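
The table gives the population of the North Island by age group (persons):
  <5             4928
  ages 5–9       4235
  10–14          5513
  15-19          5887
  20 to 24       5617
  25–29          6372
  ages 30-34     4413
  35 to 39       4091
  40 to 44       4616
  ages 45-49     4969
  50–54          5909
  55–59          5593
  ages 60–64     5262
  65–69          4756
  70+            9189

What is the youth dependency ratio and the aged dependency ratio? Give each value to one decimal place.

Youth dependency ratio: 27.8
Old-age dependency ratio: 26.4

0–14: 4928 + 4235 + 5513 = 14676
15–64: 5887 + 5617 + 6372 + 4413 + 4091 + 4616 + 4969 + 5909 + 5593 + 5262 = 52729
65+: 4756 + 9189 = 13945
Youth dependency ratio = 14676 / 52729 × 100 = 27.8
Old-age dependency ratio = 13945 / 52729 × 100 = 26.4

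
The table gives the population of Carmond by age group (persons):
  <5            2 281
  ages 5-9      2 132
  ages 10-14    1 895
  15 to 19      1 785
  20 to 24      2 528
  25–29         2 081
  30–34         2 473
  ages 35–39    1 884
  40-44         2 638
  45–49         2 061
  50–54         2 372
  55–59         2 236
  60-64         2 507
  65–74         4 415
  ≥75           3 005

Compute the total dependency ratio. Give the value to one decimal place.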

..........

### What you have to do
Could you return the data above exactly as it stands?

### Answer
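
The table gives the population of the North Island by age group (persons):
  <5             4928
  ages 5–9       4235
  10–14          5513
  15-19          5887
  20 to 24       5617
  25–29          6372
  ages 30-34     4413
  35 to 39       4091
  40 to 44       4616
  ages 45-49     4969
  50–54          5909
  55–59          5593
  ages 60–64     5262
  65–69          4756
  70+            9189

What is the youth dependency ratio and the aged dependency ratio? Give each value to one decimal place.

Youth dependency ratio: 27.8
Old-age dependency ratio: 26.4

0–14: 4928 + 4235 + 5513 = 14676
15–64: 5887 + 5617 + 6372 + 4413 + 4091 + 4616 + 4969 + 5909 + 5593 + 5262 = 52729
65+: 4756 + 9189 = 13945
Youth dependency ratio = 14676 / 52729 × 100 = 27.8
Old-age dependency ratio = 13945 / 52729 × 100 = 26.4

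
The table gives the population of Carmond by age group (persons):
  <5            2 281
  ages 5-9      2 132
  ages 10-14    1 895
  15 to 19      1 785
  20 to 24      2 528
  25–29         2 081
  30–34         2 473
  ages 35–39    1 884
  40-44         2 638
  45–49         2 061
  50–54         2 372
  55–59         2 236
  60-64         2 507
  65–74         4 415
  ≥75           3 005

Compute the total dependency ratio. Give the value to one decimal place.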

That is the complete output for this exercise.